**ASSIGNMENT:** For the entries below, report every line that includes the word "using".

++++ DATA ++++

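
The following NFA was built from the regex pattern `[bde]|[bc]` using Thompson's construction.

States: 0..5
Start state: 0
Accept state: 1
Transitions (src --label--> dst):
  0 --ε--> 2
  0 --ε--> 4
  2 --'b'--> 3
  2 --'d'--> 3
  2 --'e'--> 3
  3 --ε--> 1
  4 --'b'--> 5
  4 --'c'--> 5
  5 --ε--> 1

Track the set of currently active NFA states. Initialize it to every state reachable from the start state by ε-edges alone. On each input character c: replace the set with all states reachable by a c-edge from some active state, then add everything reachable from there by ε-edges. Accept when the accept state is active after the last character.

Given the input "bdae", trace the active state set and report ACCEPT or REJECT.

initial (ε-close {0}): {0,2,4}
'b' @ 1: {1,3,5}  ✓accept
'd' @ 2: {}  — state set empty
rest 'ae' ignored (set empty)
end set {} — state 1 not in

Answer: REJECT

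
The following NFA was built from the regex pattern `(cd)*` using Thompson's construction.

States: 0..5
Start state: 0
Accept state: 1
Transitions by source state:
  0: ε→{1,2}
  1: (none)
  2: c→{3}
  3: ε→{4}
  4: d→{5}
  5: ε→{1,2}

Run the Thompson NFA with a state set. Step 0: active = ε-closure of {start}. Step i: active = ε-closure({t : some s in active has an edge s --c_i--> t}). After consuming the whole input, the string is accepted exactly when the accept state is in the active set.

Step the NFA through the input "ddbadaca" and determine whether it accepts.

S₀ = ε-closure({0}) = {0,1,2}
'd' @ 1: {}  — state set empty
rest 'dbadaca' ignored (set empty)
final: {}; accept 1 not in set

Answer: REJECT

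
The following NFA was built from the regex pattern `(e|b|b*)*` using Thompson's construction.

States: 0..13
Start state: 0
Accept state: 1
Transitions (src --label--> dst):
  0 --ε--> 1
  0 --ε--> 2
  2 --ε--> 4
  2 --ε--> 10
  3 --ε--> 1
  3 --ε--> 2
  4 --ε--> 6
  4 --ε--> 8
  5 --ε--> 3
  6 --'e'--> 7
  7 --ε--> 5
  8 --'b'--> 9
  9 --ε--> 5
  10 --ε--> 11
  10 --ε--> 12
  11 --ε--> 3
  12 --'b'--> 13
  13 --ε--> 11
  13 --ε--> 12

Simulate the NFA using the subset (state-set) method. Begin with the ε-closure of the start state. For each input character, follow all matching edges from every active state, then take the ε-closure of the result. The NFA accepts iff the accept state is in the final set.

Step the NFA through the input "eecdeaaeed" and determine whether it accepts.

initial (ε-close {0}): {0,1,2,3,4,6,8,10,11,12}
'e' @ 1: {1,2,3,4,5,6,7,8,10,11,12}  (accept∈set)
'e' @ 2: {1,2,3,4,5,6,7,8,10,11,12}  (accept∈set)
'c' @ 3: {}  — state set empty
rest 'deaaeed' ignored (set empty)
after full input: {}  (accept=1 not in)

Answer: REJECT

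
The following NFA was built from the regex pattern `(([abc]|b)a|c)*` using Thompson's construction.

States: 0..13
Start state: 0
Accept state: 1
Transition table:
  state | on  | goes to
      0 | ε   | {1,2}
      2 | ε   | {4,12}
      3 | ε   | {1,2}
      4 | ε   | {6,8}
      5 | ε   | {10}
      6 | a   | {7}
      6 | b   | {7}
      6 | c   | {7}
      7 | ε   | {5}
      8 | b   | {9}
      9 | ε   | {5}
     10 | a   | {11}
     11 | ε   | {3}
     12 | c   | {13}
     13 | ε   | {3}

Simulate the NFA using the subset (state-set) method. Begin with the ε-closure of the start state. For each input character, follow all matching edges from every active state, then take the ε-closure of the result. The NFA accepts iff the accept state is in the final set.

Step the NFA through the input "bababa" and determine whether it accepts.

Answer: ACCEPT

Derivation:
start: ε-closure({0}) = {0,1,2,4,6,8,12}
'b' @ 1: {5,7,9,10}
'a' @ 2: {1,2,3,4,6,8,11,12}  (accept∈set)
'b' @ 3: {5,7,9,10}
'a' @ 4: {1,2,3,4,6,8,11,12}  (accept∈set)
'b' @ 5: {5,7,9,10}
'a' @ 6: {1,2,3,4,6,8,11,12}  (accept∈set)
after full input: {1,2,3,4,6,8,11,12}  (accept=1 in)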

++++
++++ DATA ++++

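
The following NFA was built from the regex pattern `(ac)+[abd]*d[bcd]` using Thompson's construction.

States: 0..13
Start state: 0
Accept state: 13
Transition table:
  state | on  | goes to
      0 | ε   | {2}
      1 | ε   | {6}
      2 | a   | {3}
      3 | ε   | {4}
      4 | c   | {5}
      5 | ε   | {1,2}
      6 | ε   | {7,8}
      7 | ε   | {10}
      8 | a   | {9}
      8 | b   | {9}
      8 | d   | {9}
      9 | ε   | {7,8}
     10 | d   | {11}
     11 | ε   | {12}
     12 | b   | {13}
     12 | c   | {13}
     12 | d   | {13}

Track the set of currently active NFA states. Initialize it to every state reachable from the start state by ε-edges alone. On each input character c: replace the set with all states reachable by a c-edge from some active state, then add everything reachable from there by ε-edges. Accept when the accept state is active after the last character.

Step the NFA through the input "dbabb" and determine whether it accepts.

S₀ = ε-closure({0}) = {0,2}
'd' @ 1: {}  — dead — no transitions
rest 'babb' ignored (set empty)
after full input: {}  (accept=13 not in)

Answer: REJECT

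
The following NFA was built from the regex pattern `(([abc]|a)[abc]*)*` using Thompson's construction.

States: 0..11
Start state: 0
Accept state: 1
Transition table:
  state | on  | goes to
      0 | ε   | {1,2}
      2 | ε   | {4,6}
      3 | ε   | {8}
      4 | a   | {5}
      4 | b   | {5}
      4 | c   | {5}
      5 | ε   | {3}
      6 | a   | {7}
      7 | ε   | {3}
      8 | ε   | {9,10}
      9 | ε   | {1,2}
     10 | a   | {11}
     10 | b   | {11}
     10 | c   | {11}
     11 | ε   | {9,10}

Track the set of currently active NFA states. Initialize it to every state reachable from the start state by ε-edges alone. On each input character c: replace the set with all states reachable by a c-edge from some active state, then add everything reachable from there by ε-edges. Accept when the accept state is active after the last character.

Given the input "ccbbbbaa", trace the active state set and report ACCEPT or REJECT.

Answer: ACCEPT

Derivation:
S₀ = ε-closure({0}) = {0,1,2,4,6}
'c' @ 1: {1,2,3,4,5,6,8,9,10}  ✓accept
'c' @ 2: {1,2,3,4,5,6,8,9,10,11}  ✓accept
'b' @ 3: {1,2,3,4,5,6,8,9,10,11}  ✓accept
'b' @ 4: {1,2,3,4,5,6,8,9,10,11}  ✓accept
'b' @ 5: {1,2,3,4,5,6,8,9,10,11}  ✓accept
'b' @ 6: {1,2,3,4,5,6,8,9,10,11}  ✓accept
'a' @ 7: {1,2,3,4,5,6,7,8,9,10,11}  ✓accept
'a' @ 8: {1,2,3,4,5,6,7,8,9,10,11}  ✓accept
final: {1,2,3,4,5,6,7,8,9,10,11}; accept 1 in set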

++++
++++ DATA ++++

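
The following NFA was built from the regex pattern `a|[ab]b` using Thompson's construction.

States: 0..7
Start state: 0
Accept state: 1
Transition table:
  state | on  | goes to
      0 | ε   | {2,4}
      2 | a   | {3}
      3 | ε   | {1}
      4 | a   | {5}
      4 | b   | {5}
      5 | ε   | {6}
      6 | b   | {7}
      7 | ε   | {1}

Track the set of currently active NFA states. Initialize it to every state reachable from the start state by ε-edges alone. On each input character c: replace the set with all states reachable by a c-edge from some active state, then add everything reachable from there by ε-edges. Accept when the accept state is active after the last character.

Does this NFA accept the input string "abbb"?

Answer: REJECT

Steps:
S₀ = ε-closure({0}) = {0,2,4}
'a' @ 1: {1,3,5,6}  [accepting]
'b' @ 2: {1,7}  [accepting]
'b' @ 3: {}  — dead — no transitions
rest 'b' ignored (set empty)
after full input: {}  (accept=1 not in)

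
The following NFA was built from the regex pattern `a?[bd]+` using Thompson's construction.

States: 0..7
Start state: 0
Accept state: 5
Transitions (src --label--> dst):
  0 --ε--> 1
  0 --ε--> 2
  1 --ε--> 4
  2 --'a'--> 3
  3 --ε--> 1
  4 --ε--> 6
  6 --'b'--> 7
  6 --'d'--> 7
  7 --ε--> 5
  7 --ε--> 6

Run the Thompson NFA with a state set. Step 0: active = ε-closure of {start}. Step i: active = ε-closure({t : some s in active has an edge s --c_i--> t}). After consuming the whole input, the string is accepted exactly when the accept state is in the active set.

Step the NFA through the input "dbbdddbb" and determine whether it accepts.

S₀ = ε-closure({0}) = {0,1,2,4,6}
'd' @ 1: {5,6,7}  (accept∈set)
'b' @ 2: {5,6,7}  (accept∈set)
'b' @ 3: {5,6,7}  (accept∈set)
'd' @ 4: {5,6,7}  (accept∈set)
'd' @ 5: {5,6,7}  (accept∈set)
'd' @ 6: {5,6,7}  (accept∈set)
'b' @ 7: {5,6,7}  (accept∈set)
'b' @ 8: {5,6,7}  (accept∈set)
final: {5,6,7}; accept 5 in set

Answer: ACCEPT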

++++

**SOLUTION:**
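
The following NFA was built from the regex pattern `[bde]|[bc]` using Thompson's construction.
The following NFA was built from the regex pattern `(cd)*` using Thompson's construction.
The following NFA was built from the regex pattern `(e|b|b*)*` using Thompson's construction.
Simulate the NFA using the subset (state-set) method. Begin with the ε-closure of the start state. For each input character, follow all matching edges from every active state, then take the ε-closure of the result. The NFA accepts iff the accept state is in the final set.
The following NFA was built from the regex pattern `(([abc]|b)a|c)*` using Thompson's construction.
Simulate the NFA using the subset (state-set) method. Begin with the ε-closure of the start state. For each input character, follow all matching edges from every active state, then take the ε-closure of the result. The NFA accepts iff the accept state is in the final set.
The following NFA was built from the regex pattern `(ac)+[abd]*d[bcd]` using Thompson's construction.
The following NFA was built from the regex pattern `(([abc]|a)[abc]*)*` using Thompson's construction.
The following NFA was built from the regex pattern `a|[ab]b` using Thompson's construction.
The following NFA was built from the regex pattern `a?[bd]+` using Thompson's construction.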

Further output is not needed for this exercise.